> [Requirement]: Set down each line from the start of the material exactly, please, up to and including the one that contains "-4), (7, -8), (9, -8).".

> [Extracted information]:
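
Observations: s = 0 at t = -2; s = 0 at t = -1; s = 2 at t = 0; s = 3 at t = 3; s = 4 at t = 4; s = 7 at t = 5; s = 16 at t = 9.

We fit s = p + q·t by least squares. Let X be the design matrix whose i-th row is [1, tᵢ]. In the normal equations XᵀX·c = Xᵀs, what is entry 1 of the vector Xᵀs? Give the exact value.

Entry 1 ↔ basis 1, so (Xᵀs)_{1} = Σᵢ sᵢ = (1)·(0) + (1)·(0) + (1)·(2) + (1)·(3) + (1)·(4) + (1)·(7) + (1)·(16) = 32.

32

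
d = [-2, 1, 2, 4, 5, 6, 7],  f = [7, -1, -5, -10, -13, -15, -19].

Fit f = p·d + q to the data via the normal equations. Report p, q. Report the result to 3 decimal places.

Entries of MᵀM: Σd·d = 135, Σd = 23, Σ1 = 7.
Moment sums: Σd·f = -353, Σf = -56.
Normal equations: [[135, 23]; [23, 7]]·[p, q]ᵀ = [-353, -56]ᵀ.
det = 135·7 − 23² = 416.
p = ((-353)·7 − 23·(-56))/416 = -91/32; q = (135·(-56) − 23·(-353))/416 = 43/32.

p = -2.844, q = 1.344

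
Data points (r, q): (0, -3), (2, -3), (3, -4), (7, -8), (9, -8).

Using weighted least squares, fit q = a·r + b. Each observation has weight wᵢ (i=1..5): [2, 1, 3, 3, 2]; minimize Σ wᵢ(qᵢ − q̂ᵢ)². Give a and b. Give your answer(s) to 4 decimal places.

Compute the Gram sums: Σwᵢ·r·r = 340, Σwᵢ·r = 50, Σwᵢ·1 = 11.
For AᵀWq: Σwᵢ·r·q = -354, Σwᵢ·q = -61.
Normal equations: [[340, 50]; [50, 11]]·[a, b]ᵀ = [-354, -61]ᵀ.
Eliminating b: 11·(row 1) − 50·(row 2) gives 1240·a = 11·(-354) − 50·(-61) = -844, so a = -211/310.
Then b = ((-61) − 50·(-211/310))/11 = -76/31.

a = -0.6806, b = -2.4516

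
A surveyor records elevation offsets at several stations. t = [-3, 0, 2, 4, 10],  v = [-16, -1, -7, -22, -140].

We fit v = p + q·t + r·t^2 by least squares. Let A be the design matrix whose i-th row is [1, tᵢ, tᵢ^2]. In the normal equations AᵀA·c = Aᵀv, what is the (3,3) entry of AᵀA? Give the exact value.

10353

Row 3 ↔ basis t^2, column 3 ↔ basis t^2, so (AᵀA)_{3,3} = Σᵢ (t^2)·(t^2) = (9)·(9) + (0)·(0) + (4)·(4) + (16)·(16) + (100)·(100) = 10353.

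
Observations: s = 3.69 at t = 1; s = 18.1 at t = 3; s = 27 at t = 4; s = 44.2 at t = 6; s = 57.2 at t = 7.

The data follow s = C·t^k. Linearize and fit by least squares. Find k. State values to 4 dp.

Linearized form: ln s = k·ln t + ln C. From the 5 transformed points,
Sums: Σln t = 6.2226, Σ(ln t)² = 10.1257, Σln s = 15.3327, Σln t·ln s = 22.4132.
Normal system: [[10.1257, 6.2226]; [6.2226, 5]]·[k, ln C]ᵀ = [22.4132, 15.3327]ᵀ.
Δ = 10.1257·5 − (6.2226)² = 11.9082; k = (22.4132·5 − 6.2226·15.3327)/11.9082 = 1.39882, ln C = (10.1257·15.3327 − 6.2226·22.4132)/11.9082 = 1.32568.

k = 1.3988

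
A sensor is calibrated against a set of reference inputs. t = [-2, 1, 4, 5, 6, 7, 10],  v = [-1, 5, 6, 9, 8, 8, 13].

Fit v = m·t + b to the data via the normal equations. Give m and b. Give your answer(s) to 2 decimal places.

Forming MᵀM = [[231, 31]; [31, 7]] and Mᵀv = [310, 48]ᵀ gives MᵀM·[m, b]ᵀ = Mᵀv.
Eliminating b: 7·(row 1) − 31·(row 2) gives 656·m = 7·310 − 31·48 = 682, so m = 341/328.
Then b = (48 − 31·(341/328))/7 = 739/328.

m = 1.04, b = 2.25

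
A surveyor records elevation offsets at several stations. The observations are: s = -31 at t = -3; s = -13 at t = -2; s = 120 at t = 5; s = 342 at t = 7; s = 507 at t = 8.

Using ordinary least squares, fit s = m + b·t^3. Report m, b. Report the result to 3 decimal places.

From the data, Σ1 = 5, Σt^3 = 945, Σt^3·t^3 = 396211.
For Xᵀs: Σs = 925, Σt^3·s = 392831.
So XᵀX·[m, b]ᵀ = Xᵀs: [[5, 945]; [945, 396211]]·[m, b]ᵀ = [925, 392831]ᵀ.
Eliminating b: 396211·(row 1) − 945·(row 2) gives 1088030·m = 396211·925 − 945·392831 = -4730120, so m = -473012/108803.
Then b = (392831 − 945·(-473012/108803))/396211 = 109003/108803.

m = -4.347, b = 1.002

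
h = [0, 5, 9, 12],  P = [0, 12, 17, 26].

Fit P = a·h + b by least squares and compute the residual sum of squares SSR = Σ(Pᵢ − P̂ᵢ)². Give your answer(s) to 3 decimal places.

SSR = 6.377

The normal equations are: 250·a + 26·b = 525;  26·a + 4·b = 55.
det = 250·4 − 26² = 324.
a = (525·4 − 26·55)/324 = 335/162; b = (250·55 − 26·525)/324 = 25/81.
Residuals: -25/81, 73/54, -311/162, 71/81; SSR = 1033/162.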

> [Exercise solution]:
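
Observations: s = 0 at t = -2; s = 0 at t = -1; s = 2 at t = 0; s = 3 at t = 3; s = 4 at t = 4; s = 7 at t = 5; s = 16 at t = 9.

We fit s = p + q·t by least squares. Let X be the design matrix whose i-th row is [1, tᵢ]. In the normal equations XᵀX·c = Xᵀs, what is entry 1 of the vector Xᵀs? Give the exact value.

Entry 1 ↔ basis 1, so (Xᵀs)_{1} = Σᵢ sᵢ = (1)·(0) + (1)·(0) + (1)·(2) + (1)·(3) + (1)·(4) + (1)·(7) + (1)·(16) = 32.

32

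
d = [-2, 1, 2, 4, 5, 6, 7],  f = [7, -1, -5, -10, -13, -15, -19].

Fit f = p·d + q to the data via the normal equations. Report p, q. Report the result to 3 decimal places.

Entries of MᵀM: Σd·d = 135, Σd = 23, Σ1 = 7.
Moment sums: Σd·f = -353, Σf = -56.
Normal equations: [[135, 23]; [23, 7]]·[p, q]ᵀ = [-353, -56]ᵀ.
det = 135·7 − 23² = 416.
p = ((-353)·7 − 23·(-56))/416 = -91/32; q = (135·(-56) − 23·(-353))/416 = 43/32.

p = -2.844, q = 1.344

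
Data points (r, q): (0, -3), (2, -3), (3, -4), (7, -8), (9, -8).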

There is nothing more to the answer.